### [Aim of the exercise]
Each line below is to be copied out exactly, and none may be omitted.

*** Block opens ***

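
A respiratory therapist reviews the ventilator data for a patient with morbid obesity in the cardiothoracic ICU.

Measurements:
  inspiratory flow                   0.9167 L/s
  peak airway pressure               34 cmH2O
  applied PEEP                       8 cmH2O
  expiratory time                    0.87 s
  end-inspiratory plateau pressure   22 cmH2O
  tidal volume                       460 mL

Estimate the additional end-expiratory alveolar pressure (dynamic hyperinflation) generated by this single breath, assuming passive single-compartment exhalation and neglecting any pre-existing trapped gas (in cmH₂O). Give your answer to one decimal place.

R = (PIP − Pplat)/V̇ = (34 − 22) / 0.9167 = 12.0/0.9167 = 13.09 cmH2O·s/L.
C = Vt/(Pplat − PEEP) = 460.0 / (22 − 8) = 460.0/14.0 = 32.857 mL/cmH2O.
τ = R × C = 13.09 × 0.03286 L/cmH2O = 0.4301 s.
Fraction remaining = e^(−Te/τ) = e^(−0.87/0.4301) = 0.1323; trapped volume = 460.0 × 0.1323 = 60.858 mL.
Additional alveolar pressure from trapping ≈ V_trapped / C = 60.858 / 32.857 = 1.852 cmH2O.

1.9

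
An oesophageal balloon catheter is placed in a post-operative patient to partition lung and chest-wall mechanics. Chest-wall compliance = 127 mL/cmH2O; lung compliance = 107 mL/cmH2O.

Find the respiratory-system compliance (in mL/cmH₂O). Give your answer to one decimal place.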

*** Block closes ***

### [Answer for the task]
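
A respiratory therapist reviews the ventilator data for a patient with morbid obesity in the cardiothoracic ICU.

Measurements:
  inspiratory flow                   0.9167 L/s
  peak airway pressure               34 cmH2O
  applied PEEP                       8 cmH2O
  expiratory time                    0.87 s
  end-inspiratory plateau pressure   22 cmH2O
  tidal volume                       460 mL

Estimate the additional end-expiratory alveolar pressure (dynamic hyperinflation) generated by this single breath, assuming passive single-compartment exhalation and neglecting any pre-existing trapped gas (in cmH₂O). Give your answer to one decimal place.

R = (PIP − Pplat)/V̇ = (34 − 22) / 0.9167 = 12.0/0.9167 = 13.09 cmH2O·s/L.
C = Vt/(Pplat − PEEP) = 460.0 / (22 − 8) = 460.0/14.0 = 32.857 mL/cmH2O.
τ = R × C = 13.09 × 0.03286 L/cmH2O = 0.4301 s.
Fraction remaining = e^(−Te/τ) = e^(−0.87/0.4301) = 0.1323; trapped volume = 460.0 × 0.1323 = 60.858 mL.
Additional alveolar pressure from trapping ≈ V_trapped / C = 60.858 / 32.857 = 1.852 cmH2O.

1.9

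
An oesophageal balloon catheter is placed in a post-operative patient to partition lung and chest-wall mechanics. Chest-wall compliance = 127 mL/cmH2O; lung compliance = 107 mL/cmH2O.

Find the respiratory-system compliance (in mL/cmH₂O). Give your answer to one decimal place.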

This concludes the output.